▸ **WORK TO COMPLETE**: From the first line to the last, please write out the data exactly.

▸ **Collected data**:
----------------------------------------
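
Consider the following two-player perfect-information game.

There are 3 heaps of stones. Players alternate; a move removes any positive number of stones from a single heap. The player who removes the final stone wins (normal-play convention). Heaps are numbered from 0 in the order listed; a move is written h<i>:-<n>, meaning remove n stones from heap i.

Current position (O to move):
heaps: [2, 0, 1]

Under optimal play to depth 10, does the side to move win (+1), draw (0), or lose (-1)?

value((2,0,1), O) = +1

[(2,0,1)] O move#1: h0:-1:+1/(1,0,1)*, h0:-2:-1/(0,0,1), h2:-1:-1/(2,0,0)
[(1,0,1)] X move#2: h0:-1:-1/(0,0,1)*, h2:-1:-1/(1,0,0)
[(0,0,1)] O move#3: h2:-1:+1/(0,0,0)*
[(0,0,0)] end (terminal -1, X#4); searched (2,0,1) to 10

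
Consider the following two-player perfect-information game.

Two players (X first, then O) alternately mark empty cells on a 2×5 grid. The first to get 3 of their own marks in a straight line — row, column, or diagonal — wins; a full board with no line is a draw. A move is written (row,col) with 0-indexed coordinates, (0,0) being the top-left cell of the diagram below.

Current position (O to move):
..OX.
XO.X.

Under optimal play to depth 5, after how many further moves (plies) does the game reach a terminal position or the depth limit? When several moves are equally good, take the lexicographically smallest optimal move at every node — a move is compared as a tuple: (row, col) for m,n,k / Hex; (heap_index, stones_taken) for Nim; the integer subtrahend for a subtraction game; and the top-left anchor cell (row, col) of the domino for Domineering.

PV length from [..OX./XO.X.]: 5 plies

p1 O@[..OX./XO.X.]: (0,0)[O.OX./XO.X.]+0* (0,1)[.OOX./XO.X.]+0 (0,4)[..OXO/XO.X.]+0 (1,2)[..OX./XOOX.]+0 (1,4)[..OX./XO.XO]+0
p2 X@[O.OX./XO.X.]: (0,1)[OXOX./XO.X.]+0* (0,4)[O.OXX/XO.X.]-1 (1,2)[O.OX./XOXX.]-1 (1,4)[O.OX./XO.XX]-1
p3 O@[OXOX./XO.X.]: (0,4)[OXOXO/XO.X.]+0* (1,2)[OXOX./XOOX.]+0 (1,4)[OXOX./XO.XO]+0
p4 X@[OXOXO/XO.X.]: (1,2)[OXOXO/XOXX.]+0* (1,4)[OXOXO/XO.XX]+0
p5 O@[OXOXO/XOXX.]: (1,4)[OXOXO/XOXXO]+0*
p6 X@[OXOXO/XOXXO] terminal +0; root [..OX./XO.X.] d5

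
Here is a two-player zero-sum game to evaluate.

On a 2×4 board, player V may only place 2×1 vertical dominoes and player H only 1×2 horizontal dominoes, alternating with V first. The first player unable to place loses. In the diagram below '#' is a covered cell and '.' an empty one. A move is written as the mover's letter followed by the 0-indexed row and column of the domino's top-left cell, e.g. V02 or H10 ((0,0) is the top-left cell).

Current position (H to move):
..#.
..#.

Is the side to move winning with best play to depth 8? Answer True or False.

ply 1, H at ..#./..#. | H00=+1→###./..#.*; H10=+1→..#./###.
ply 2, V at ###./..#. | V03=-1→####/..##*
ply 3, H at ####/..## | H10=+1→####/####*
ply 4: ####/#### is terminal -1 (V); from ..#./..#. depth 8

H winning at [..#./..#.]: True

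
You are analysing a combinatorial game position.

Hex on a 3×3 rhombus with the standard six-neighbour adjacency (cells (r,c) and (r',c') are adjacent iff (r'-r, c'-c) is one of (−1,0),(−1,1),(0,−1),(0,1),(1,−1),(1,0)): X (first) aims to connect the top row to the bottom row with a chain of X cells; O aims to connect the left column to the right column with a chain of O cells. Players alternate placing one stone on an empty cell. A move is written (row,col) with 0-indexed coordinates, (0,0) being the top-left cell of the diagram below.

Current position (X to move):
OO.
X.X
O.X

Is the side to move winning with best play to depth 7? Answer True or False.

p1 X@[OO./X.X/O.X]: (0,2)[OOX/X.X/O.X]+1* (1,1)[OO./XXX/O.X]-1 (2,1)[OO./X.X/OXX]-1
p2 O@[OOX/X.X/O.X] terminal -1; root [OO./X.X/O.X] d7

X winning at [OO./X.X/O.X]: True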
----------------------------------------
▸ **SOLUTION BELOW**:
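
Consider the following two-player perfect-information game.

There are 3 heaps of stones. Players alternate; a move removes any positive number of stones from a single heap. The player who removes the final stone wins (normal-play convention). Heaps are numbered from 0 in the order listed; a move is written h<i>:-<n>, meaning remove n stones from heap i.

Current position (O to move):
heaps: [2, 0, 1]

Under optimal play to depth 10, does the side to move win (+1), draw (0), or lose (-1)?

value((2,0,1), O) = +1

[(2,0,1)] O move#1: h0:-1:+1/(1,0,1)*, h0:-2:-1/(0,0,1), h2:-1:-1/(2,0,0)
[(1,0,1)] X move#2: h0:-1:-1/(0,0,1)*, h2:-1:-1/(1,0,0)
[(0,0,1)] O move#3: h2:-1:+1/(0,0,0)*
[(0,0,0)] end (terminal -1, X#4); searched (2,0,1) to 10

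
Consider the following two-player perfect-information game.

Two players (X first, then O) alternately mark empty cells on a 2×5 grid. The first to get 3 of their own marks in a straight line — row, column, or diagonal — wins; a full board with no line is a draw. A move is written (row,col) with 0-indexed coordinates, (0,0) being the top-left cell of the diagram below.

Current position (O to move):
..OX.
XO.X.

Under optimal play to depth 5, after how many further moves (plies) does the game reach a terminal position or the depth limit? When several moves are equally good, take the lexicographically smallest optimal move at every node — a move is compared as a tuple: (row, col) for m,n,k / Hex; (heap_index, stones_taken) for Nim; the integer subtrahend for a subtraction game; and the top-left anchor cell (row, col) of the domino for Domineering.

PV length from [..OX./XO.X.]: 5 plies

p1 O@[..OX./XO.X.]: (0,0)[O.OX./XO.X.]+0* (0,1)[.OOX./XO.X.]+0 (0,4)[..OXO/XO.X.]+0 (1,2)[..OX./XOOX.]+0 (1,4)[..OX./XO.XO]+0
p2 X@[O.OX./XO.X.]: (0,1)[OXOX./XO.X.]+0* (0,4)[O.OXX/XO.X.]-1 (1,2)[O.OX./XOXX.]-1 (1,4)[O.OX./XO.XX]-1
p3 O@[OXOX./XO.X.]: (0,4)[OXOXO/XO.X.]+0* (1,2)[OXOX./XOOX.]+0 (1,4)[OXOX./XO.XO]+0
p4 X@[OXOXO/XO.X.]: (1,2)[OXOXO/XOXX.]+0* (1,4)[OXOXO/XO.XX]+0
p5 O@[OXOXO/XOXX.]: (1,4)[OXOXO/XOXXO]+0*
p6 X@[OXOXO/XOXXO] terminal +0; root [..OX./XO.X.] d5

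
Here is a two-player zero-sum game to evaluate.

On a 2×4 board, player V may only place 2×1 vertical dominoes and player H only 1×2 horizontal dominoes, alternating with V first. The first player unable to place loses. In the diagram below '#' is a covered cell and '.' an empty one. A move is written as the mover's letter followed by the 0-indexed row and column of the domino's top-left cell, e.g. V02 or H10 ((0,0) is the top-left cell).

Current position (H to move):
..#.
..#.

Is the side to move winning with best play to depth 8? Answer True or False.

ply 1, H at ..#./..#. | H00=+1→###./..#.*; H10=+1→..#./###.
ply 2, V at ###./..#. | V03=-1→####/..##*
ply 3, H at ####/..## | H10=+1→####/####*
ply 4: ####/#### is terminal -1 (V); from ..#./..#. depth 8

H winning at [..#./..#.]: True

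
You are analysing a combinatorial game position.

Hex on a 3×3 rhombus with the standard six-neighbour adjacency (cells (r,c) and (r',c') are adjacent iff (r'-r, c'-c) is one of (−1,0),(−1,1),(0,−1),(0,1),(1,−1),(1,0)): X (first) aims to connect the top row to the bottom row with a chain of X cells; O aims to connect the left column to the right column with a chain of O cells. Players alternate placing one stone on an empty cell. A move is written (row,col) with 0-indexed coordinates, (0,0) being the top-left cell of the diagram below.

Current position (X to move):
OO.
X.X
O.X

Is the side to move winning with best play to depth 7? Answer True or False.

p1 X@[OO./X.X/O.X]: (0,2)[OOX/X.X/O.X]+1* (1,1)[OO./XXX/O.X]-1 (2,1)[OO./X.X/OXX]-1
p2 O@[OOX/X.X/O.X] terminal -1; root [OO./X.X/O.X] d7

X winning at [OO./X.X/O.X]: True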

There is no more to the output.